■ Work order ■
Every entry, from first to last, must be written out exactly.

Dataset entries

•••

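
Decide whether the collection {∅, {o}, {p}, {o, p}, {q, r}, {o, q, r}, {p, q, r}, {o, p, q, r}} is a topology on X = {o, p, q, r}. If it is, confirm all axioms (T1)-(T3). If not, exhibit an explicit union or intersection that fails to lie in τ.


τ IS a topology on X.

Axiom (T1): ∅ ∈ τ? Yes; X ∈ τ? Yes.
Axiom (T2/T3): check pairwise unions and intersections of members of τ.
All pairwise intersections and unions checked — each lies in τ. Therefore τ satisfies (T1), (T2), (T3): it IS a topology on X.


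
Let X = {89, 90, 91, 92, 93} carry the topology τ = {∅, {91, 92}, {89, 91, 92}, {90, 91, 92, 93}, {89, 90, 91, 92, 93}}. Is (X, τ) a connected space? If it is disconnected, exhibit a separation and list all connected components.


(X, τ) is connected.

Find clopen sets (U ∈ τ with X ∖ U ∈ τ):
  U = ∅, X ∖ U = {89, 90, 91, 92, 93} — both open, so U is clopen.
  U = {89, 90, 91, 92, 93}, X ∖ U = ∅ — both open, so U is clopen.
Only trivial clopens (∅ and X) exist, so (X, τ) is connected.
Compute connected components by grouping points that agree on all clopens:
  component: {89, 90, 91, 92, 93}


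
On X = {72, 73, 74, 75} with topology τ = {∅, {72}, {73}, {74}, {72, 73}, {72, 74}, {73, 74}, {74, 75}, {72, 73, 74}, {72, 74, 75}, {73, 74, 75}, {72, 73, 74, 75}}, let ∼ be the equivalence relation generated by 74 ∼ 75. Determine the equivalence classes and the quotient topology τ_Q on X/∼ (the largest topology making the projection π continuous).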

•••

■ Written reply ■
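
Decide whether the collection {∅, {o}, {p}, {o, p}, {q, r}, {o, q, r}, {p, q, r}, {o, p, q, r}} is a topology on X = {o, p, q, r}. If it is, confirm all axioms (T1)-(T3). If not, exhibit an explicit union or intersection that fails to lie in τ.


τ IS a topology on X.

Axiom (T1): ∅ ∈ τ? Yes; X ∈ τ? Yes.
Axiom (T2/T3): check pairwise unions and intersections of members of τ.
All pairwise intersections and unions checked — each lies in τ. Therefore τ satisfies (T1), (T2), (T3): it IS a topology on X.


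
Let X = {89, 90, 91, 92, 93} carry the topology τ = {∅, {91, 92}, {89, 91, 92}, {90, 91, 92, 93}, {89, 90, 91, 92, 93}}. Is (X, τ) a connected space? If it is disconnected, exhibit a separation and list all connected components.


(X, τ) is connected.

Find clopen sets (U ∈ τ with X ∖ U ∈ τ):
  U = ∅, X ∖ U = {89, 90, 91, 92, 93} — both open, so U is clopen.
  U = {89, 90, 91, 92, 93}, X ∖ U = ∅ — both open, so U is clopen.
Only trivial clopens (∅ and X) exist, so (X, τ) is connected.
Compute connected components by grouping points that agree on all clopens:
  component: {89, 90, 91, 92, 93}


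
On X = {72, 73, 74, 75} with topology τ = {∅, {72}, {73}, {74}, {72, 73}, {72, 74}, {73, 74}, {74, 75}, {72, 73, 74}, {72, 74, 75}, {73, 74, 75}, {72, 73, 74, 75}}, let ∼ be the equivalence relation generated by 74 ∼ 75. Determine the equivalence classes and the quotient topology τ_Q on X/∼ (the largest topology making the projection π continuous).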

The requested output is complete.